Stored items

------

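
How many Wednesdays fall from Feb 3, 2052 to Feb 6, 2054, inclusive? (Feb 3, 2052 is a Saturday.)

105

Feb 3, 2052 is a Saturday; the first Wednesday on or after it is Feb 7, 2052 (4 days later).
From Feb 7, 2052 to Feb 6, 2054: 328 + 365 + 37 = 730 days (rest of 2052, 2053, to Feb 6, 2054 in 2054).
730 ÷ 7 = 104 full weeks with remainder 2, so 104 more Wednesdays after the first → 105.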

------

Line by line, reproduce the data above exactly.

Your solution:
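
How many Wednesdays fall from Feb 3, 2052 to Feb 6, 2054, inclusive? (Feb 3, 2052 is a Saturday.)

105

Feb 3, 2052 is a Saturday; the first Wednesday on or after it is Feb 7, 2052 (4 days later).
From Feb 7, 2052 to Feb 6, 2054: 328 + 365 + 37 = 730 days (rest of 2052, 2053, to Feb 6, 2054 in 2054).
730 ÷ 7 = 104 full weeks with remainder 2, so 104 more Wednesdays after the first → 105.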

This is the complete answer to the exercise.